RECORDS FOR PROCESSING below:
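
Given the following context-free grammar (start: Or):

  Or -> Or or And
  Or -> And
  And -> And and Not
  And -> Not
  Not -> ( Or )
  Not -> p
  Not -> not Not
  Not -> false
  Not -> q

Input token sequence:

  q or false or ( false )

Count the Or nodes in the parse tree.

[Or [Or [Or [And [Not q]]] or [And [Not false]]] or [And [Not ( [Or [And [Not false]]] )]]]

4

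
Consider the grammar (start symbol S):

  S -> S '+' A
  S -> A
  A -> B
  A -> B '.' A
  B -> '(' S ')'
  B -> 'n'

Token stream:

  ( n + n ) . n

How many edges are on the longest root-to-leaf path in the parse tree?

[S [A [B ( [S [S [A [B n]]] + [A [B n]]] )] . [A [B n]]]]

7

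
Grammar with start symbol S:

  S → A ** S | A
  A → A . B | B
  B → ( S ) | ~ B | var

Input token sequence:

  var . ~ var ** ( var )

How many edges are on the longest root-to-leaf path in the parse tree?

7

[S [A [A [B var]] . [B ~ [B var]]] ** [S [A [B ( [S [A [B var]]] )]]]]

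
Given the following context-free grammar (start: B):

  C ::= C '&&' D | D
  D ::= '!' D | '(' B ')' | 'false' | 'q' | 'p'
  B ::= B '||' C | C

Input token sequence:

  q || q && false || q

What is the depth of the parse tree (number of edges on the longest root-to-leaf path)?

5

[B [B [B [C [D q]]] || [C [C [D q]] && [D false]]] || [C [D q]]]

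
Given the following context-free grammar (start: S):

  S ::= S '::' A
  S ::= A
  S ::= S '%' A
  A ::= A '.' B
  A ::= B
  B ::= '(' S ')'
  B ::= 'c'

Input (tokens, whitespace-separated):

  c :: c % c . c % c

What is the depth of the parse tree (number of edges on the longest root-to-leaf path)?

[S [S [S [S [A [B c]]] :: [A [B c]]] % [A [A [B c]] . [B c]]] % [A [B c]]]

6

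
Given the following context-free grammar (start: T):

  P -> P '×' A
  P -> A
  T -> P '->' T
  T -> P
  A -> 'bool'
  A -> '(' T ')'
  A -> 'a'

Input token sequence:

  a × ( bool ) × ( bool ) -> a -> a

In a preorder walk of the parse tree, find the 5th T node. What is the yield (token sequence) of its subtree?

[T [P [P [P [A a]] × [A ( [T [P [A bool]]] )]] × [A ( [T [P [A bool]]] )]] -> [T [P [A a]] -> [T [P [A a]]]]]

a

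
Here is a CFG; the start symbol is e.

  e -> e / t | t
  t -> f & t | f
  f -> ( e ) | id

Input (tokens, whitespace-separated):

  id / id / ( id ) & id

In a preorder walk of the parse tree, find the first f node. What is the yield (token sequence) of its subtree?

id

[e [e [e [t [f id]]] / [t [f id]]] / [t [f ( [e [t [f id]]] )] & [t [f id]]]]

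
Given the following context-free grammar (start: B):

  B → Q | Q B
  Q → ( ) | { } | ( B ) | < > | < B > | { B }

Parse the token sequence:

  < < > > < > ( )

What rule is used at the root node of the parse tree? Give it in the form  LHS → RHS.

B → Q B

[B [Q < [B [Q < >]] >] [B [Q < >] [B [Q ( )]]]]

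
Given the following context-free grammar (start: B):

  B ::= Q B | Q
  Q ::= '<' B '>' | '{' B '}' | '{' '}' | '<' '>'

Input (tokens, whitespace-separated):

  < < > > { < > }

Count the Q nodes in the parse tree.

[B [Q < [B [Q < >]] >] [B [Q { [B [Q < >]] }]]]

4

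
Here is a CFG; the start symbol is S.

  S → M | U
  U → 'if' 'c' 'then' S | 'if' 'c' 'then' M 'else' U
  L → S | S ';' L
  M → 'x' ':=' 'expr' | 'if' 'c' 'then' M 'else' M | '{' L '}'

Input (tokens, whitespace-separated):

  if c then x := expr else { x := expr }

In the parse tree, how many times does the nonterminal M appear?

[S [M if c then [M x := expr] else [M { [L [S [M x := expr]]] }]]]

4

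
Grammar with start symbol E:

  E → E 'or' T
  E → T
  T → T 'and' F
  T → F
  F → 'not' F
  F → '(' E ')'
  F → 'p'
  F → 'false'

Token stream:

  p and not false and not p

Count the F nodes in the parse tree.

5

[E [T [T [T [F p]] and [F not [F false]]] and [F not [F p]]]]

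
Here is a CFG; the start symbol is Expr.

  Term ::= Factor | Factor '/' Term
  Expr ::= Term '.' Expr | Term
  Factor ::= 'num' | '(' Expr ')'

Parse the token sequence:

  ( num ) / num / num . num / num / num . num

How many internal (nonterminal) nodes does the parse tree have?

20

[Expr [Term [Factor ( [Expr [Term [Factor num]]] )] / [Term [Factor num] / [Term [Factor num]]]] . [Expr [Term [Factor num] / [Term [Factor num] / [Term [Factor num]]]] . [Expr [Term [Factor num]]]]]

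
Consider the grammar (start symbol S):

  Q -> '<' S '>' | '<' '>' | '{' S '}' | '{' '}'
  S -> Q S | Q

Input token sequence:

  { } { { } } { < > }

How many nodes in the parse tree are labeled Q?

5

[S [Q { }] [S [Q { [S [Q { }]] }] [S [Q { [S [Q < >]] }]]]]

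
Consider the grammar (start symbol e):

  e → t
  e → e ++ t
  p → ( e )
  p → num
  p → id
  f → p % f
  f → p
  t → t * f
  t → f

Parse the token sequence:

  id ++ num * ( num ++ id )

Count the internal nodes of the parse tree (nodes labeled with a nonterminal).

19

[e [e [t [f [p id]]]] ++ [t [t [f [p num]]] * [f [p ( [e [e [t [f [p num]]]] ++ [t [f [p id]]]] )]]]]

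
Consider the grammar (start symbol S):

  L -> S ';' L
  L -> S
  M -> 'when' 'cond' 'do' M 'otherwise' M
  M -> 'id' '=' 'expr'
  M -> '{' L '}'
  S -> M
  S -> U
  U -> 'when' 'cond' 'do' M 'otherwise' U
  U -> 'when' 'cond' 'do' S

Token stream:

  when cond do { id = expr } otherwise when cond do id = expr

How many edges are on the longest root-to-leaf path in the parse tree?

[S [U when cond do [M { [L [S [M id = expr]]] }] otherwise [U when cond do [S [M id = expr]]]]]

6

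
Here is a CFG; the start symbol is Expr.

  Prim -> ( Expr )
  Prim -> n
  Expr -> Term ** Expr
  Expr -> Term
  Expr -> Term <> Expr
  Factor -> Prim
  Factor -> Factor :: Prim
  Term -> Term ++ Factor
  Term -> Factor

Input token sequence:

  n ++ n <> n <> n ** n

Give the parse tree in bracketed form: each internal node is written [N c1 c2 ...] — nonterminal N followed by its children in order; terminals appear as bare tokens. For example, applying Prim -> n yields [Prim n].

Expr
Term <> Expr
Term ++ Factor <> Expr
Factor ++ Factor <> Expr
Prim ++ Factor <> Expr
n ++ Factor <> Expr
n ++ Prim <> Expr
n ++ n <> Expr
n ++ n <> Term <> Expr
n ++ n <> Factor <> Expr
n ++ n <> Prim <> Expr
n ++ n <> n <> Expr
n ++ n <> n <> Term ** Expr
n ++ n <> n <> Factor ** Expr
n ++ n <> n <> Prim ** Expr
n ++ n <> n <> n ** Expr
n ++ n <> n <> n ** Term
n ++ n <> n <> n ** Factor
n ++ n <> n <> n ** Prim
n ++ n <> n <> n ** n

[Expr [Term [Term [Factor [Prim n]]] ++ [Factor [Prim n]]] <> [Expr [Term [Factor [Prim n]]] <> [Expr [Term [Factor [Prim n]]] ** [Expr [Term [Factor [Prim n]]]]]]]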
End of RECORDS FOR PROCESSING.
WHAT THIS TASK INVOLVES = Retype each record in full, please.

REPLY TO THE TASK =
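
Given the following context-free grammar (start: Or):

  Or -> Or or And
  Or -> And
  And -> And and Not
  And -> Not
  Not -> ( Or )
  Not -> p
  Not -> not Not
  Not -> false
  Not -> q

Input token sequence:

  q or false or ( false )

Count the Or nodes in the parse tree.

[Or [Or [Or [And [Not q]]] or [And [Not false]]] or [And [Not ( [Or [And [Not false]]] )]]]

4

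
Consider the grammar (start symbol S):

  S -> S '+' A
  S -> A
  A -> B
  A -> B '.' A
  B -> '(' S ')'
  B -> 'n'

Token stream:

  ( n + n ) . n

How many edges are on the longest root-to-leaf path in the parse tree?

[S [A [B ( [S [S [A [B n]]] + [A [B n]]] )] . [A [B n]]]]

7

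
Grammar with start symbol S:

  S → A ** S | A
  A → A . B | B
  B → ( S ) | ~ B | var

Input token sequence:

  var . ~ var ** ( var )

How many edges are on the longest root-to-leaf path in the parse tree?

7

[S [A [A [B var]] . [B ~ [B var]]] ** [S [A [B ( [S [A [B var]]] )]]]]

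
Given the following context-free grammar (start: B):

  C ::= C '&&' D | D
  D ::= '!' D | '(' B ')' | 'false' | 'q' | 'p'
  B ::= B '||' C | C

Input token sequence:

  q || q && false || q

What is the depth of the parse tree (number of edges on the longest root-to-leaf path)?

5

[B [B [B [C [D q]]] || [C [C [D q]] && [D false]]] || [C [D q]]]

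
Given the following context-free grammar (start: S):

  S ::= S '::' A
  S ::= A
  S ::= S '%' A
  A ::= A '.' B
  A ::= B
  B ::= '(' S ')'
  B ::= 'c'

Input (tokens, whitespace-separated):

  c :: c % c . c % c

What is the depth of the parse tree (number of edges on the longest root-to-leaf path)?

[S [S [S [S [A [B c]]] :: [A [B c]]] % [A [A [B c]] . [B c]]] % [A [B c]]]

6

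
Given the following context-free grammar (start: T):

  P -> P '×' A
  P -> A
  T -> P '->' T
  T -> P
  A -> 'bool'
  A -> '(' T ')'
  A -> 'a'

Input token sequence:

  a × ( bool ) × ( bool ) -> a -> a

In a preorder walk of the parse tree, find the 5th T node. What is the yield (token sequence) of its subtree?

[T [P [P [P [A a]] × [A ( [T [P [A bool]]] )]] × [A ( [T [P [A bool]]] )]] -> [T [P [A a]] -> [T [P [A a]]]]]

a

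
Here is a CFG; the start symbol is e.

  e -> e / t | t
  t -> f & t | f
  f -> ( e ) | id

Input (tokens, whitespace-separated):

  id / id / ( id ) & id

In a preorder walk of the parse tree, find the first f node. What is the yield (token sequence) of its subtree?

id

[e [e [e [t [f id]]] / [t [f id]]] / [t [f ( [e [t [f id]]] )] & [t [f id]]]]

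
Given the following context-free grammar (start: B):

  B → Q | Q B
  Q → ( ) | { } | ( B ) | < > | < B > | { B }

Parse the token sequence:

  < < > > < > ( )

What rule is used at the root node of the parse tree? Give it in the form  LHS → RHS.

B → Q B

[B [Q < [B [Q < >]] >] [B [Q < >] [B [Q ( )]]]]

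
Given the following context-free grammar (start: B):

  B ::= Q B | Q
  Q ::= '<' B '>' | '{' B '}' | '{' '}' | '<' '>'

Input (tokens, whitespace-separated):

  < < > > { < > }

Count the Q nodes in the parse tree.

[B [Q < [B [Q < >]] >] [B [Q { [B [Q < >]] }]]]

4

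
Here is a CFG; the start symbol is S.

  S → M | U
  U → 'if' 'c' 'then' S | 'if' 'c' 'then' M 'else' U
  L → S | S ';' L
  M → 'x' ':=' 'expr' | 'if' 'c' 'then' M 'else' M | '{' L '}'

Input (tokens, whitespace-separated):

  if c then x := expr else { x := expr }

In the parse tree, how many times does the nonterminal M appear?

[S [M if c then [M x := expr] else [M { [L [S [M x := expr]]] }]]]

4

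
Grammar with start symbol E:

  E → E 'or' T
  E → T
  T → T 'and' F
  T → F
  F → 'not' F
  F → '(' E ')'
  F → 'p'
  F → 'false'

Token stream:

  p and not false and not p

Count the F nodes in the parse tree.

5

[E [T [T [T [F p]] and [F not [F false]]] and [F not [F p]]]]

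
Here is a CFG; the start symbol is Expr.

  Term ::= Factor | Factor '/' Term
  Expr ::= Term '.' Expr | Term
  Factor ::= 'num' | '(' Expr ')'

Parse the token sequence:

  ( num ) / num / num . num / num / num . num

How many internal (nonterminal) nodes does the parse tree have?

20

[Expr [Term [Factor ( [Expr [Term [Factor num]]] )] / [Term [Factor num] / [Term [Factor num]]]] . [Expr [Term [Factor num] / [Term [Factor num] / [Term [Factor num]]]] . [Expr [Term [Factor num]]]]]

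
Consider the grammar (start symbol S):

  Q -> '<' S '>' | '<' '>' | '{' S '}' | '{' '}'
  S -> Q S | Q

Input token sequence:

  { } { { } } { < > }

How many nodes in the parse tree are labeled Q?

5

[S [Q { }] [S [Q { [S [Q { }]] }] [S [Q { [S [Q < >]] }]]]]

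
Consider the grammar (start symbol e):

  e → t
  e → e ++ t
  p → ( e )
  p → num
  p → id
  f → p % f
  f → p
  t → t * f
  t → f

Parse the token sequence:

  id ++ num * ( num ++ id )

Count the internal nodes of the parse tree (nodes labeled with a nonterminal).

19

[e [e [t [f [p id]]]] ++ [t [t [f [p num]]] * [f [p ( [e [e [t [f [p num]]]] ++ [t [f [p id]]]] )]]]]

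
Consider the grammar (start symbol S):

  L -> S ';' L
  L -> S
  M -> 'when' 'cond' 'do' M 'otherwise' M
  M -> 'id' '=' 'expr'
  M -> '{' L '}'
  S -> M
  S -> U
  U -> 'when' 'cond' 'do' M 'otherwise' U
  U -> 'when' 'cond' 'do' S

Token stream:

  when cond do { id = expr } otherwise when cond do id = expr

How many edges are on the longest root-to-leaf path in the parse tree?

[S [U when cond do [M { [L [S [M id = expr]]] }] otherwise [U when cond do [S [M id = expr]]]]]

6

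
Here is a CFG; the start symbol is Expr.

  Prim -> ( Expr )
  Prim -> n
  Expr -> Term ** Expr
  Expr -> Term
  Expr -> Term <> Expr
  Factor -> Prim
  Factor -> Factor :: Prim
  Term -> Term ++ Factor
  Term -> Factor

Input token sequence:

  n ++ n <> n <> n ** n

Give the parse tree in bracketed form: each internal node is written [N c1 c2 ...] — nonterminal N followed by its children in order; terminals appear as bare tokens. For example, applying Prim -> n yields [Prim n].

Expr
Term <> Expr
Term ++ Factor <> Expr
Factor ++ Factor <> Expr
Prim ++ Factor <> Expr
n ++ Factor <> Expr
n ++ Prim <> Expr
n ++ n <> Expr
n ++ n <> Term <> Expr
n ++ n <> Factor <> Expr
n ++ n <> Prim <> Expr
n ++ n <> n <> Expr
n ++ n <> n <> Term ** Expr
n ++ n <> n <> Factor ** Expr
n ++ n <> n <> Prim ** Expr
n ++ n <> n <> n ** Expr
n ++ n <> n <> n ** Term
n ++ n <> n <> n ** Factor
n ++ n <> n <> n ** Prim
n ++ n <> n <> n ** n

[Expr [Term [Term [Factor [Prim n]]] ++ [Factor [Prim n]]] <> [Expr [Term [Factor [Prim n]]] <> [Expr [Term [Factor [Prim n]]] ** [Expr [Term [Factor [Prim n]]]]]]]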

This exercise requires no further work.